**Exercise data**

########

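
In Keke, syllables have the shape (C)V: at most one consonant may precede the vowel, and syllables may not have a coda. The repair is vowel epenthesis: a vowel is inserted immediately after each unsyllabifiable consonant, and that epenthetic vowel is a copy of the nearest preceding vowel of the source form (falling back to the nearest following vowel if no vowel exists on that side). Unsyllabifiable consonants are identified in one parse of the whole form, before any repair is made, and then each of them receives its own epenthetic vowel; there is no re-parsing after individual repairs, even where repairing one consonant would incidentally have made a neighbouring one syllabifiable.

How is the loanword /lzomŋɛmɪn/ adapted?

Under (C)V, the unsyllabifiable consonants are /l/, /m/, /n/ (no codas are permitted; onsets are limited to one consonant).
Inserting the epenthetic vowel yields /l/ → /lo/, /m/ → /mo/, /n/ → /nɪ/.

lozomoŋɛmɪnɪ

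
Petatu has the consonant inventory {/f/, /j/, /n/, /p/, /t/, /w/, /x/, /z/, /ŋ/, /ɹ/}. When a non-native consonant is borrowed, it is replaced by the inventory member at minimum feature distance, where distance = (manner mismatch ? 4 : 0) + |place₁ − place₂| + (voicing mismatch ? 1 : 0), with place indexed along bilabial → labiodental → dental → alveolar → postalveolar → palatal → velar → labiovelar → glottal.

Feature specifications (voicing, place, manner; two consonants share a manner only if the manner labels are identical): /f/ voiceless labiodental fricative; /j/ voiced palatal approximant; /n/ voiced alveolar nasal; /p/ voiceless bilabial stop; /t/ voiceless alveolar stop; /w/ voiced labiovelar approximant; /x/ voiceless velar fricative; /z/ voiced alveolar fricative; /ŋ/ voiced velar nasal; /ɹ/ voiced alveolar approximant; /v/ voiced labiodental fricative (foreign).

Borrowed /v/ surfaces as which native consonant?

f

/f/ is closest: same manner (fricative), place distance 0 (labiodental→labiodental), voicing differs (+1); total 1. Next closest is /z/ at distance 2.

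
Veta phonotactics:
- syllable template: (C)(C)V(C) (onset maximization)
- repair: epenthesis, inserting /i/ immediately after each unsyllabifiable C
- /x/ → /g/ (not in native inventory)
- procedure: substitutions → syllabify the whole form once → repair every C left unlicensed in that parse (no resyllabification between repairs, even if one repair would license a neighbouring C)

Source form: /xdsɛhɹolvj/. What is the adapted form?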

########

When the material above has been read, copy all of it exactly.

**Response area**
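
In Keke, syllables have the shape (C)V: at most one consonant may precede the vowel, and syllables may not have a coda. The repair is vowel epenthesis: a vowel is inserted immediately after each unsyllabifiable consonant, and that epenthetic vowel is a copy of the nearest preceding vowel of the source form (falling back to the nearest following vowel if no vowel exists on that side). Unsyllabifiable consonants are identified in one parse of the whole form, before any repair is made, and then each of them receives its own epenthetic vowel; there is no re-parsing after individual repairs, even where repairing one consonant would incidentally have made a neighbouring one syllabifiable.

How is the loanword /lzomŋɛmɪn/ adapted?

Under (C)V, the unsyllabifiable consonants are /l/, /m/, /n/ (no codas are permitted; onsets are limited to one consonant).
Inserting the epenthetic vowel yields /l/ → /lo/, /m/ → /mo/, /n/ → /nɪ/.

lozomoŋɛmɪnɪ

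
Petatu has the consonant inventory {/f/, /j/, /n/, /p/, /t/, /w/, /x/, /z/, /ŋ/, /ɹ/}. When a non-native consonant is borrowed, it is replaced by the inventory member at minimum feature distance, where distance = (manner mismatch ? 4 : 0) + |place₁ − place₂| + (voicing mismatch ? 1 : 0), with place indexed along bilabial → labiodental → dental → alveolar → postalveolar → palatal → velar → labiovelar → glottal.

Feature specifications (voicing, place, manner; two consonants share a manner only if the manner labels are identical): /f/ voiceless labiodental fricative; /j/ voiced palatal approximant; /n/ voiced alveolar nasal; /p/ voiceless bilabial stop; /t/ voiceless alveolar stop; /w/ voiced labiovelar approximant; /x/ voiceless velar fricative; /z/ voiced alveolar fricative; /ŋ/ voiced velar nasal; /ɹ/ voiced alveolar approximant; /v/ voiced labiodental fricative (foreign).

Borrowed /v/ surfaces as which native consonant?

f

/f/ is closest: same manner (fricative), place distance 0 (labiodental→labiodental), voicing differs (+1); total 1. Next closest is /z/ at distance 2.

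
Veta phonotactics:
- syllable template: (C)(C)V(C) (onset maximization)
- repair: epenthesis, inserting /i/ immediately after each unsyllabifiable C
- /x/ → /g/ (not in native inventory)
- procedure: substitutions → syllabify the whole form once → repair every C left unlicensed in that parse (no resyllabification between repairs, even if one repair would license a neighbouring C)

Source form: /xdsɛhɹolvj/. What is the adapted form?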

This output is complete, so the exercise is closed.